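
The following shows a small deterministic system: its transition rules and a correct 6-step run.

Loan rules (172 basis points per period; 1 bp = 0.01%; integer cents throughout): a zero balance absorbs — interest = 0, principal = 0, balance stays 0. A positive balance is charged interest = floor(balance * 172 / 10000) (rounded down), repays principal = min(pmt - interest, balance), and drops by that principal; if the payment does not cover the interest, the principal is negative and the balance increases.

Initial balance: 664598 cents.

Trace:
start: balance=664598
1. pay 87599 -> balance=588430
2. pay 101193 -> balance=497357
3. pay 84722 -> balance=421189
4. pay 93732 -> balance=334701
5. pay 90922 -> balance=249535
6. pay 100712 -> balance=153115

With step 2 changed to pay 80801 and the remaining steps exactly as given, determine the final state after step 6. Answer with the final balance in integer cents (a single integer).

174947

(re-executing from step 2 with the substitution; state before step 2: balance=588430)
2. pay 80801 -> balance=517749
3. pay 84722 -> balance=441932
4. pay 93732 -> balance=355801
5. pay 90922 -> balance=270998
6. pay 100712 -> balance=174947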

+ + +

WHAT IS EXPECTED:
Give back, unchanged, the line containing "Initial balance: 664598 cents." and each line that comes after it in the entries above, ending with the last.

ANSWER SPACE:
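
Initial balance: 664598 cents.

Trace:
start: balance=664598
1. pay 87599 -> balance=588430
2. pay 101193 -> balance=497357
3. pay 84722 -> balance=421189
4. pay 93732 -> balance=334701
5. pay 90922 -> balance=249535
6. pay 100712 -> balance=153115

With step 2 changed to pay 80801 and the remaining steps exactly as given, determine the final state after step 6. Answer with the final balance in integer cents (a single integer).

174947

(re-executing from step 2 with the substitution; state before step 2: balance=588430)
2. pay 80801 -> balance=517749
3. pay 84722 -> balance=441932
4. pay 93732 -> balance=355801
5. pay 90922 -> balance=270998
6. pay 100712 -> balance=174947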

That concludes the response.